BEGIN

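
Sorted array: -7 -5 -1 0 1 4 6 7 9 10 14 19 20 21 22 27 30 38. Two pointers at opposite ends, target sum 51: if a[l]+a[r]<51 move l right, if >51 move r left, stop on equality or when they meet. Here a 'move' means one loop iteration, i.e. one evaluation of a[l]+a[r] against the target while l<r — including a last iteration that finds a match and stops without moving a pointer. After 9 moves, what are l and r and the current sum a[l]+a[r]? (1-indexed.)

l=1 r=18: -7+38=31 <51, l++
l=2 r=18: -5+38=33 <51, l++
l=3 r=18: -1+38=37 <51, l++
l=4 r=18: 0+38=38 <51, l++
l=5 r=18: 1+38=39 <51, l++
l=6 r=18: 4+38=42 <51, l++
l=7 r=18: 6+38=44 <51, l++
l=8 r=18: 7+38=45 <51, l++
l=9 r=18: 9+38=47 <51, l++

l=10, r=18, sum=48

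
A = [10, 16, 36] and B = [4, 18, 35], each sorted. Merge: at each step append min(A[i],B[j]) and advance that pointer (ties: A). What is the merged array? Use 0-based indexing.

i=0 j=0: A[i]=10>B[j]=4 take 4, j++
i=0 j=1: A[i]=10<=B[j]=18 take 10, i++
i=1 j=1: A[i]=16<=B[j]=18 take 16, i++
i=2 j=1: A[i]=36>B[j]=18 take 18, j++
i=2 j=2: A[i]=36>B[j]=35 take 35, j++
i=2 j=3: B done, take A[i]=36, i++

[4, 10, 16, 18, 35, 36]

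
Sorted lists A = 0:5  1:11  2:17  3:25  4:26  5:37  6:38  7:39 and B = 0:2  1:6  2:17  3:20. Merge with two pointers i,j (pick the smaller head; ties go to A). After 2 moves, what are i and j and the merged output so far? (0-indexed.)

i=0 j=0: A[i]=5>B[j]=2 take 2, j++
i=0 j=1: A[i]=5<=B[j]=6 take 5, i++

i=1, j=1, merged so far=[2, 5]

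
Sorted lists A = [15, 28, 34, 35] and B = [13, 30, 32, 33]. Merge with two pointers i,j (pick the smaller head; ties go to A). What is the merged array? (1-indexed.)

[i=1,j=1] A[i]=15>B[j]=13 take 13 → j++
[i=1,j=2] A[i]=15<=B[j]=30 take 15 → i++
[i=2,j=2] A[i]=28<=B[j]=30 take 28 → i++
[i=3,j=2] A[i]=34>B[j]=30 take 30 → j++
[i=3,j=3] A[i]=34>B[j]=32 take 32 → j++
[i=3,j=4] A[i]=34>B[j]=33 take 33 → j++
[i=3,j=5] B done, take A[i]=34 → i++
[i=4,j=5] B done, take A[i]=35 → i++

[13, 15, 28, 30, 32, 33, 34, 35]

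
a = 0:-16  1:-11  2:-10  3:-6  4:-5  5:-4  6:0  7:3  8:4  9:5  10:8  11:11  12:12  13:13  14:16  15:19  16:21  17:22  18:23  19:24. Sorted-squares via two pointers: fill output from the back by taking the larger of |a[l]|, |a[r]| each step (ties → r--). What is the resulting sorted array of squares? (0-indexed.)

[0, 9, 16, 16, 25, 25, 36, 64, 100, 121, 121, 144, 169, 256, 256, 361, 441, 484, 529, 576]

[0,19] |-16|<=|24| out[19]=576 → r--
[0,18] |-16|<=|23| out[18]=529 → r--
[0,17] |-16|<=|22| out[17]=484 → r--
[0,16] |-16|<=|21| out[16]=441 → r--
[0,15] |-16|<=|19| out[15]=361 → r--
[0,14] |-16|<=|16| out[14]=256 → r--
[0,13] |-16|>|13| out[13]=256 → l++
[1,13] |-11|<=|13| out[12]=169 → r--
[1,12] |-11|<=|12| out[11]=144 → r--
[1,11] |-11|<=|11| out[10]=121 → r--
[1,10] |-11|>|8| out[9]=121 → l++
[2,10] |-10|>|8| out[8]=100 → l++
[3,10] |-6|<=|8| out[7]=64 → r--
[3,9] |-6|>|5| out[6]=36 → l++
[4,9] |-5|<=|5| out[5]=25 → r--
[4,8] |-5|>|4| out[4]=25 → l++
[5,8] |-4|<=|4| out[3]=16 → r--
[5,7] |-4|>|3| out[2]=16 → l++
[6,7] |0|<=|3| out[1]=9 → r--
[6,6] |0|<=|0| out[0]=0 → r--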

END
BEGIN

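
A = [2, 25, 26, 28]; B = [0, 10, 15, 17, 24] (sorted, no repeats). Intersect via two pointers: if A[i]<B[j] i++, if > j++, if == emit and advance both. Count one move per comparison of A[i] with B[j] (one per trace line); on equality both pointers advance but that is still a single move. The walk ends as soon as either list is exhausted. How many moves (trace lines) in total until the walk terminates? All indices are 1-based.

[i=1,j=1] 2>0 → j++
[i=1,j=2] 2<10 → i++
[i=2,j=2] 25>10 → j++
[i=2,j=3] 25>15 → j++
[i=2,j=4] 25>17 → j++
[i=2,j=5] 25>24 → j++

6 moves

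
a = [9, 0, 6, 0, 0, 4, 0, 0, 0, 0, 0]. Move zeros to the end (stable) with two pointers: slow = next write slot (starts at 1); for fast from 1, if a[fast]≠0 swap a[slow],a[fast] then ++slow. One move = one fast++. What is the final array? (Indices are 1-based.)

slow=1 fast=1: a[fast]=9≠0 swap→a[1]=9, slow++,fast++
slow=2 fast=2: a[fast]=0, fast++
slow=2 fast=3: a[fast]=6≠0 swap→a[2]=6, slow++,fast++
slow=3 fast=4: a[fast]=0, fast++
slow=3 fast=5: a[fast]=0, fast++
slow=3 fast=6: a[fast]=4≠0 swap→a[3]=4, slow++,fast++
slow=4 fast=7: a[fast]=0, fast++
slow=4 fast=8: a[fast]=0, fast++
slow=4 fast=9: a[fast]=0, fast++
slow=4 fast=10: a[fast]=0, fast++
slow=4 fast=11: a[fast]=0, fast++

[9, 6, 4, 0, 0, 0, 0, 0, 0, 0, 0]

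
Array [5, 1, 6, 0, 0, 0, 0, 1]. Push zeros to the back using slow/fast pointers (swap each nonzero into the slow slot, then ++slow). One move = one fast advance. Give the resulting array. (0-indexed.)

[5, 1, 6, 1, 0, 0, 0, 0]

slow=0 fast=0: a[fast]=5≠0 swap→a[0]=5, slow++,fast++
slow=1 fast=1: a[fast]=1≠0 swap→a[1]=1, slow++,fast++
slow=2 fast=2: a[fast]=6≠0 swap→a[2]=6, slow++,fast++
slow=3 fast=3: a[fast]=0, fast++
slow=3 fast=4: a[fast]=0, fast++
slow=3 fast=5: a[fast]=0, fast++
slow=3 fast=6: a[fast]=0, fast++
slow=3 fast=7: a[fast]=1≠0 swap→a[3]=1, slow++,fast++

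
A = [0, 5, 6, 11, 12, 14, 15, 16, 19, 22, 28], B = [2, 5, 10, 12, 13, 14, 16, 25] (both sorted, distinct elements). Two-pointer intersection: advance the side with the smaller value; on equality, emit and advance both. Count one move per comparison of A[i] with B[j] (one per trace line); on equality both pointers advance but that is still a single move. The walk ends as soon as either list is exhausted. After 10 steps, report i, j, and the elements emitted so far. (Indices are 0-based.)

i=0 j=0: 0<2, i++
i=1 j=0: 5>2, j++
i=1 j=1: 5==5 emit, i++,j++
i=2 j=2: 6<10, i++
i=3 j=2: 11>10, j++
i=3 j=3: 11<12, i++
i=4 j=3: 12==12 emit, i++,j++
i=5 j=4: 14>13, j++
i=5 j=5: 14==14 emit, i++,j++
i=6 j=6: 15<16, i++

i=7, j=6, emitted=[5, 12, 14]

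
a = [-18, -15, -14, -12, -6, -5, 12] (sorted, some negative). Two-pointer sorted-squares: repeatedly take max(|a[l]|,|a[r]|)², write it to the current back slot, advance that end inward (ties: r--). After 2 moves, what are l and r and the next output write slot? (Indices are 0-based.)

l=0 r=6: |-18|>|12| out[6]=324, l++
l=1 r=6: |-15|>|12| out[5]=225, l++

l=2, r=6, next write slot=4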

END
BEGIN

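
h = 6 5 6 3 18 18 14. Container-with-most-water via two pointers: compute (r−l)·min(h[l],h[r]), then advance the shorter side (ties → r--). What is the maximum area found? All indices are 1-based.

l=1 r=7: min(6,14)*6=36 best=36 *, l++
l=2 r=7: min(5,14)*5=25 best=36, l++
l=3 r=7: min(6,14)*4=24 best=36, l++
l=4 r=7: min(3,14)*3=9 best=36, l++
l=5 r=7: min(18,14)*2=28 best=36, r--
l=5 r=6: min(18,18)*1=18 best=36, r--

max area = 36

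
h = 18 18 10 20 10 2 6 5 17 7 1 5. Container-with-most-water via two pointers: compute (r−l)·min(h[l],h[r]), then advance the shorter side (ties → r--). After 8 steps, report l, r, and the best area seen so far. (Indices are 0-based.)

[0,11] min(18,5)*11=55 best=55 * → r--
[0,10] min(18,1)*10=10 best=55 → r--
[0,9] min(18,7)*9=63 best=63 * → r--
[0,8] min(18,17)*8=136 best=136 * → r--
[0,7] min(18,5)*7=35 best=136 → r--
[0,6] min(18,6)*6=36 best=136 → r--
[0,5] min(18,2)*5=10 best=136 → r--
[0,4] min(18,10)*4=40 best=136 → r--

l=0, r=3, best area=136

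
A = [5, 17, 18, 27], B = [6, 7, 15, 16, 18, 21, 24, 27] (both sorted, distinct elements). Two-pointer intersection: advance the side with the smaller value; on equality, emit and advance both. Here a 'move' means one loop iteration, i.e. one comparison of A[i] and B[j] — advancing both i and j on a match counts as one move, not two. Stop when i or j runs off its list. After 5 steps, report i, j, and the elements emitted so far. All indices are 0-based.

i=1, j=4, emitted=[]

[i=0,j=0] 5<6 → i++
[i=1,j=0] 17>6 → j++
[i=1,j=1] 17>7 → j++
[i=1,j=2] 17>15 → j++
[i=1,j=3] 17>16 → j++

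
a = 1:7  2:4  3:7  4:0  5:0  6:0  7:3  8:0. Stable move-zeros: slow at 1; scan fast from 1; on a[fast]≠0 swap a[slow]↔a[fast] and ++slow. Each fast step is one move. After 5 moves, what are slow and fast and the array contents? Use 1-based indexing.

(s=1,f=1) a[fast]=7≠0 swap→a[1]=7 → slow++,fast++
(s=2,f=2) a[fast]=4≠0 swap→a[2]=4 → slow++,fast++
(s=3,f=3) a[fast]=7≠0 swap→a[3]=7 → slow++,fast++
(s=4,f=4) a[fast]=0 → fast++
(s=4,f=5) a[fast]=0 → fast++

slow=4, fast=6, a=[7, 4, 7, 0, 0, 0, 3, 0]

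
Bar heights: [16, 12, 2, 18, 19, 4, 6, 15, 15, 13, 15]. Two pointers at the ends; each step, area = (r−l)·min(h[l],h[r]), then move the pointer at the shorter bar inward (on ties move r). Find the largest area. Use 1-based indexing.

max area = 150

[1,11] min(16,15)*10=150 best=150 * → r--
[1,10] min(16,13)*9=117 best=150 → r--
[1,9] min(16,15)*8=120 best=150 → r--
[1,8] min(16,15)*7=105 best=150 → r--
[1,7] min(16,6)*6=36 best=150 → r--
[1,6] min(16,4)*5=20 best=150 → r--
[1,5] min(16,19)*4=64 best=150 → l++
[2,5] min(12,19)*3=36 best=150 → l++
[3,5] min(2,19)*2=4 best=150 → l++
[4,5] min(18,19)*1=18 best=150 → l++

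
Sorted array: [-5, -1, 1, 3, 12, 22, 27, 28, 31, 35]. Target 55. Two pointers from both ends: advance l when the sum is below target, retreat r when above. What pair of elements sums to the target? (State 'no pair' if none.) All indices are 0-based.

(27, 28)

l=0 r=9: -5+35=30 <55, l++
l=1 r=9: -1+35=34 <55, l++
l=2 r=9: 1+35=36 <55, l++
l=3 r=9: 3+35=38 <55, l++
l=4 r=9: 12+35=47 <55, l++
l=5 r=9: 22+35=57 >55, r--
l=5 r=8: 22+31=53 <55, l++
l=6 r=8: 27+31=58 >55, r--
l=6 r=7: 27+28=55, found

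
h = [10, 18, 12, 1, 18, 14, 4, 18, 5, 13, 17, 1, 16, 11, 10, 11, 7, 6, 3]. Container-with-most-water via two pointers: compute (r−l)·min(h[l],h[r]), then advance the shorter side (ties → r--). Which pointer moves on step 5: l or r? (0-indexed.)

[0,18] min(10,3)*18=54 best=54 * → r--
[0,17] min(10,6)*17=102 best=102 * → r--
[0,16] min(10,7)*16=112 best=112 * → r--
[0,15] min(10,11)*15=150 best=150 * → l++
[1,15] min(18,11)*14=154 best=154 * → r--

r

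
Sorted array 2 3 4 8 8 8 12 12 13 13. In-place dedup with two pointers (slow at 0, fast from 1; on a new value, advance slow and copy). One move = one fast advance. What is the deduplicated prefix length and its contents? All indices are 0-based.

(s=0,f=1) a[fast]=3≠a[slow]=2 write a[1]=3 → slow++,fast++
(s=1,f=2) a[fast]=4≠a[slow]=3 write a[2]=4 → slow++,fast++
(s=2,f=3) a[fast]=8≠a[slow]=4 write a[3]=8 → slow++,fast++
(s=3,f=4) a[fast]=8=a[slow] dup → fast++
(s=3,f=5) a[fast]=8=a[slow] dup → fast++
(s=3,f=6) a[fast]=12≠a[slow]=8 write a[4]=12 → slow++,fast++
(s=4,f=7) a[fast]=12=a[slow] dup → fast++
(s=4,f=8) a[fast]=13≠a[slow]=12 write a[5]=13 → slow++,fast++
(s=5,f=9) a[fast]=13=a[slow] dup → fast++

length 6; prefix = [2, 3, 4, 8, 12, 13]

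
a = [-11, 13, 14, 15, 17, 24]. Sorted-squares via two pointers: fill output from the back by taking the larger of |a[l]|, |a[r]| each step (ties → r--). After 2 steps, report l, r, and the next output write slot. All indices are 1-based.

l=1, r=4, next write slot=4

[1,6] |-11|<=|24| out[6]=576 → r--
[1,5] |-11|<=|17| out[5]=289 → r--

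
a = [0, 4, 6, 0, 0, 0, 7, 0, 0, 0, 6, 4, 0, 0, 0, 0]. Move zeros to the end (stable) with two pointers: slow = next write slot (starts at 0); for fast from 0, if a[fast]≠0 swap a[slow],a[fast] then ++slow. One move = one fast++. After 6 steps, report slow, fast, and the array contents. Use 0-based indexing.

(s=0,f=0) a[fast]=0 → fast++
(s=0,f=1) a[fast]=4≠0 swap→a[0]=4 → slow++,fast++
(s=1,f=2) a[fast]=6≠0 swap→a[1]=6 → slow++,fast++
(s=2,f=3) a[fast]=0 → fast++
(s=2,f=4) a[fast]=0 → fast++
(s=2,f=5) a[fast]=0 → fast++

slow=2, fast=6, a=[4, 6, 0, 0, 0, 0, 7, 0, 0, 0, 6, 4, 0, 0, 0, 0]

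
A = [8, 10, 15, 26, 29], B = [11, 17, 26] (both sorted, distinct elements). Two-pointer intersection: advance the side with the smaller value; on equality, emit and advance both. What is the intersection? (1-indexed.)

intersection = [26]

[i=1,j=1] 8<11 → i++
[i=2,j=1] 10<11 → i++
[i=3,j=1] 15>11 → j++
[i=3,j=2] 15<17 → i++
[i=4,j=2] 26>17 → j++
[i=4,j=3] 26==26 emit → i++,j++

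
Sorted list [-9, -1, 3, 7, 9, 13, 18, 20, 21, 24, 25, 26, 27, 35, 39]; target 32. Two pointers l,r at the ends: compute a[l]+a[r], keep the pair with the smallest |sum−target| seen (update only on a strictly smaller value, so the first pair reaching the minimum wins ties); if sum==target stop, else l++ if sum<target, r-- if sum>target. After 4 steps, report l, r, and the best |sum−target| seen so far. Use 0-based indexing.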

END

**Exercise brief:** Retype, exactly and in full, the lines above from the one containing "A = [8, 10, 15, 26, 29], B" through the one containing "far. Use 0-based indexing.".

**Result:**
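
A = [8, 10, 15, 26, 29], B = [11, 17, 26] (both sorted, distinct elements). Two-pointer intersection: advance the side with the smaller value; on equality, emit and advance both. What is the intersection? (1-indexed.)

intersection = [26]

[i=1,j=1] 8<11 → i++
[i=2,j=1] 10<11 → i++
[i=3,j=1] 15>11 → j++
[i=3,j=2] 15<17 → i++
[i=4,j=2] 26>17 → j++
[i=4,j=3] 26==26 emit → i++,j++

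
Sorted list [-9, -1, 3, 7, 9, 13, 18, 20, 21, 24, 25, 26, 27, 35, 39]; target 32. Two pointers l,r at the ends: compute a[l]+a[r], keep the pair with the smallest |sum−target| seen (update only on a strictly smaller value, so the first pair reaching the minimum wins ties); if sum==target stop, else l++ if sum<target, r-- if sum>target. After 4 steps, report l, r, and the best |sum−target| seen so far. Use 0-based indexing.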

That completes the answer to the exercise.